> [Exercise requirements]:
Every entry here should be copied exactly.

+++

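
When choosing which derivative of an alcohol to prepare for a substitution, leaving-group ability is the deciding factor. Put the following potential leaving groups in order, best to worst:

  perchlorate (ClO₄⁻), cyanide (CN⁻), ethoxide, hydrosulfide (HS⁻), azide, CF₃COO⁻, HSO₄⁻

The more stable X⁻ (or X) is on its own — i.e. the weaker a base it is — the better a leaving group it makes.
perchlorate (ClO₄⁻): pKₐ(HClO₄) ≈ -10
HSO₄⁻: pKₐ(H₂SO₄) ≈ -3
CF₃COO⁻: pKₐ(CF₃COOH) ≈ 0.2
azide: pKₐ(HN₃) ≈ 4.7
hydrosulfide (HS⁻): pKₐ(H₂S) ≈ 7
cyanide (CN⁻): pKₐ(HCN) ≈ 9.2
ethoxide: pKₐ(CH₃CH₂OH) ≈ 16

perchlorate (ClO₄⁻) > HSO₄⁻ > CF₃COO⁻ > azide > hydrosulfide (HS⁻) > cyanide (CN⁻) > ethoxide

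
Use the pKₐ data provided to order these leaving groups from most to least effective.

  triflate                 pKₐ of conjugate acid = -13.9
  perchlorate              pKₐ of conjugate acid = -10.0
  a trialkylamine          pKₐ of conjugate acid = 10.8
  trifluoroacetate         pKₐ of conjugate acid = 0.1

Lower conjugate-acid pKₐ ⇒ weaker base ⇒ better leaving group.
Sorting by the given values: triflate (-13.9), perchlorate (-10.0), trifluoroacetate (0.1), a trialkylamine (10.8).

triflate > perchlorate > trifluoroacetate > a trialkylamine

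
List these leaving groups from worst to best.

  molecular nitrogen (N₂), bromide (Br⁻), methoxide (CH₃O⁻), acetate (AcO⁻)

methoxide (CH₃O⁻) < acetate (AcO⁻) < bromide (Br⁻) < molecular nitrogen (N₂)

Rank by basicity of the departing species: weakest base leaves most easily.
molecular nitrogen (N₂): no meaningful conjugate acid; N₂ departs as an exceptionally stable neutral molecule
bromide (Br⁻): pKₐ(HBr) ≈ -9 — weak base; good leaving group
acetate (AcO⁻): pKₐ(CH₃COOH) ≈ 4.8 — resonance-stabilised but still a weak base
methoxide (CH₃O⁻): pKₐ(CH₃OH) ≈ 15.5
Reversing gives the worst-to-best order requested.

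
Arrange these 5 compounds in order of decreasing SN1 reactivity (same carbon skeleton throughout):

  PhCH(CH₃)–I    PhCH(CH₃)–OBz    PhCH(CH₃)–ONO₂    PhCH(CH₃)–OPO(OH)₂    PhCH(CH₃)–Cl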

+++

> [Answer to this problem]:
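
When choosing which derivative of an alcohol to prepare for a substitution, leaving-group ability is the deciding factor. Put the following potential leaving groups in order, best to worst:

  perchlorate (ClO₄⁻), cyanide (CN⁻), ethoxide, hydrosulfide (HS⁻), azide, CF₃COO⁻, HSO₄⁻

The more stable X⁻ (or X) is on its own — i.e. the weaker a base it is — the better a leaving group it makes.
perchlorate (ClO₄⁻): pKₐ(HClO₄) ≈ -10
HSO₄⁻: pKₐ(H₂SO₄) ≈ -3
CF₃COO⁻: pKₐ(CF₃COOH) ≈ 0.2
azide: pKₐ(HN₃) ≈ 4.7
hydrosulfide (HS⁻): pKₐ(H₂S) ≈ 7
cyanide (CN⁻): pKₐ(HCN) ≈ 9.2
ethoxide: pKₐ(CH₃CH₂OH) ≈ 16

perchlorate (ClO₄⁻) > HSO₄⁻ > CF₃COO⁻ > azide > hydrosulfide (HS⁻) > cyanide (CN⁻) > ethoxide

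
Use the pKₐ data provided to order these leaving groups from most to least effective.

  triflate                 pKₐ of conjugate acid = -13.9
  perchlorate              pKₐ of conjugate acid = -10.0
  a trialkylamine          pKₐ of conjugate acid = 10.8
  trifluoroacetate         pKₐ of conjugate acid = 0.1

Lower conjugate-acid pKₐ ⇒ weaker base ⇒ better leaving group.
Sorting by the given values: triflate (-13.9), perchlorate (-10.0), trifluoroacetate (0.1), a trialkylamine (10.8).

triflate > perchlorate > trifluoroacetate > a trialkylamine

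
List these leaving groups from worst to best.

  molecular nitrogen (N₂), bromide (Br⁻), methoxide (CH₃O⁻), acetate (AcO⁻)

methoxide (CH₃O⁻) < acetate (AcO⁻) < bromide (Br⁻) < molecular nitrogen (N₂)

Rank by basicity of the departing species: weakest base leaves most easily.
molecular nitrogen (N₂): no meaningful conjugate acid; N₂ departs as an exceptionally stable neutral molecule
bromide (Br⁻): pKₐ(HBr) ≈ -9 — weak base; good leaving group
acetate (AcO⁻): pKₐ(CH₃COOH) ≈ 4.8 — resonance-stabilised but still a weak base
methoxide (CH₃O⁻): pKₐ(CH₃OH) ≈ 15.5
Reversing gives the worst-to-best order requested.

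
Arrange these 5 compounds in order of decreasing SN1 reactivity (same carbon skeleton throughout):

  PhCH(CH₃)–I    PhCH(CH₃)–OBz    PhCH(CH₃)–ONO₂    PhCH(CH₃)–OPO(OH)₂    PhCH(CH₃)–Cl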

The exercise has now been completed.